[[ EXERCISE INPUTS open ]]

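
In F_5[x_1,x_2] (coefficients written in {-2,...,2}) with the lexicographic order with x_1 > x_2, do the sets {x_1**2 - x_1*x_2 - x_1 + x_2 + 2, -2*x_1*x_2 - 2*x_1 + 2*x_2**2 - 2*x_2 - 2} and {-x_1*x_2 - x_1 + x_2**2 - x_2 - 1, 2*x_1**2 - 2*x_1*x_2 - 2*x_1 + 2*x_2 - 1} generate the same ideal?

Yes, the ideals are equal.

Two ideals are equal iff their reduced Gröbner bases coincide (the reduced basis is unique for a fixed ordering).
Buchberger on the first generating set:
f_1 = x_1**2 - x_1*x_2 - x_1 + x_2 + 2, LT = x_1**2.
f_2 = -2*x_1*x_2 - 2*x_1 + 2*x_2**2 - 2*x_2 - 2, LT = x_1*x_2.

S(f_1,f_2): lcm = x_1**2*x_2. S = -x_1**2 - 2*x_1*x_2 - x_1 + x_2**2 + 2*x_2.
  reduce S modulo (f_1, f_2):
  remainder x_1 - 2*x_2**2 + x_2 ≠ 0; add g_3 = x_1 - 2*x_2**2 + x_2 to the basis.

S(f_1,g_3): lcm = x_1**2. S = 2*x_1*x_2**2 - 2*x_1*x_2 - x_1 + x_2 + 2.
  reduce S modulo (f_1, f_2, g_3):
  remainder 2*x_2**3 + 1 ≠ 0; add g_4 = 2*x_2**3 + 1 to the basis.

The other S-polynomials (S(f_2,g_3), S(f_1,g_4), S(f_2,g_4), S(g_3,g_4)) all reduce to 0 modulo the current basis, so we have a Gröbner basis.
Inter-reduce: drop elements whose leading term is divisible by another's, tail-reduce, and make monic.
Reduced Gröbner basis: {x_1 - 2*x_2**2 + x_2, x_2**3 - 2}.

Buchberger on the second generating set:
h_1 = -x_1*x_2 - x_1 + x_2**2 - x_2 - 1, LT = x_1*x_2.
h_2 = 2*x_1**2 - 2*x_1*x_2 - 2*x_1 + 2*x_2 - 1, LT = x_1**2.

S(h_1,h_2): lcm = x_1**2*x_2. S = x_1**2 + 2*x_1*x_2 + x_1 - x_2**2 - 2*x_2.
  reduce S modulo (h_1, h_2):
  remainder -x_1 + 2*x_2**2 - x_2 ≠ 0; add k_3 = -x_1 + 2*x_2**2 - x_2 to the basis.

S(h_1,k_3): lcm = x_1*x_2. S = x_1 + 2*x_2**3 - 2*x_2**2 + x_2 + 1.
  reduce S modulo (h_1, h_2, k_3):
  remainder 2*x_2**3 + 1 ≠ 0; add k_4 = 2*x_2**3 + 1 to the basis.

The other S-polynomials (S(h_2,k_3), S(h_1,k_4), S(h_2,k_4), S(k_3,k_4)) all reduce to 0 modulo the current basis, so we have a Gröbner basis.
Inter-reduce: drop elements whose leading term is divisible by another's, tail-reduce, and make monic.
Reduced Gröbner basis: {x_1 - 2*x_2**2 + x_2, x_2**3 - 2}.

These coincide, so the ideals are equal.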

[[ EXERCISE INPUTS closed ]]

DESCRIPTION OF THE TASK
Your task is to retype all of the records exactly.

SOLUTION FOR THIS PROBLEM
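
In F_5[x_1,x_2] (coefficients written in {-2,...,2}) with the lexicographic order with x_1 > x_2, do the sets {x_1**2 - x_1*x_2 - x_1 + x_2 + 2, -2*x_1*x_2 - 2*x_1 + 2*x_2**2 - 2*x_2 - 2} and {-x_1*x_2 - x_1 + x_2**2 - x_2 - 1, 2*x_1**2 - 2*x_1*x_2 - 2*x_1 + 2*x_2 - 1} generate the same ideal?

Yes, the ideals are equal.

Two ideals are equal iff their reduced Gröbner bases coincide (the reduced basis is unique for a fixed ordering).
Buchberger on the first generating set:
f_1 = x_1**2 - x_1*x_2 - x_1 + x_2 + 2, LT = x_1**2.
f_2 = -2*x_1*x_2 - 2*x_1 + 2*x_2**2 - 2*x_2 - 2, LT = x_1*x_2.

S(f_1,f_2): lcm = x_1**2*x_2. S = -x_1**2 - 2*x_1*x_2 - x_1 + x_2**2 + 2*x_2.
  reduce S modulo (f_1, f_2):
  remainder x_1 - 2*x_2**2 + x_2 ≠ 0; add g_3 = x_1 - 2*x_2**2 + x_2 to the basis.

S(f_1,g_3): lcm = x_1**2. S = 2*x_1*x_2**2 - 2*x_1*x_2 - x_1 + x_2 + 2.
  reduce S modulo (f_1, f_2, g_3):
  remainder 2*x_2**3 + 1 ≠ 0; add g_4 = 2*x_2**3 + 1 to the basis.

The other S-polynomials (S(f_2,g_3), S(f_1,g_4), S(f_2,g_4), S(g_3,g_4)) all reduce to 0 modulo the current basis, so we have a Gröbner basis.
Inter-reduce: drop elements whose leading term is divisible by another's, tail-reduce, and make monic.
Reduced Gröbner basis: {x_1 - 2*x_2**2 + x_2, x_2**3 - 2}.

Buchberger on the second generating set:
h_1 = -x_1*x_2 - x_1 + x_2**2 - x_2 - 1, LT = x_1*x_2.
h_2 = 2*x_1**2 - 2*x_1*x_2 - 2*x_1 + 2*x_2 - 1, LT = x_1**2.

S(h_1,h_2): lcm = x_1**2*x_2. S = x_1**2 + 2*x_1*x_2 + x_1 - x_2**2 - 2*x_2.
  reduce S modulo (h_1, h_2):
  remainder -x_1 + 2*x_2**2 - x_2 ≠ 0; add k_3 = -x_1 + 2*x_2**2 - x_2 to the basis.

S(h_1,k_3): lcm = x_1*x_2. S = x_1 + 2*x_2**3 - 2*x_2**2 + x_2 + 1.
  reduce S modulo (h_1, h_2, k_3):
  remainder 2*x_2**3 + 1 ≠ 0; add k_4 = 2*x_2**3 + 1 to the basis.

The other S-polynomials (S(h_2,k_3), S(h_1,k_4), S(h_2,k_4), S(k_3,k_4)) all reduce to 0 modulo the current basis, so we have a Gröbner basis.
Inter-reduce: drop elements whose leading term is divisible by another's, tail-reduce, and make monic.
Reduced Gröbner basis: {x_1 - 2*x_2**2 + x_2, x_2**3 - 2}.

These coincide, so the ideals are equal.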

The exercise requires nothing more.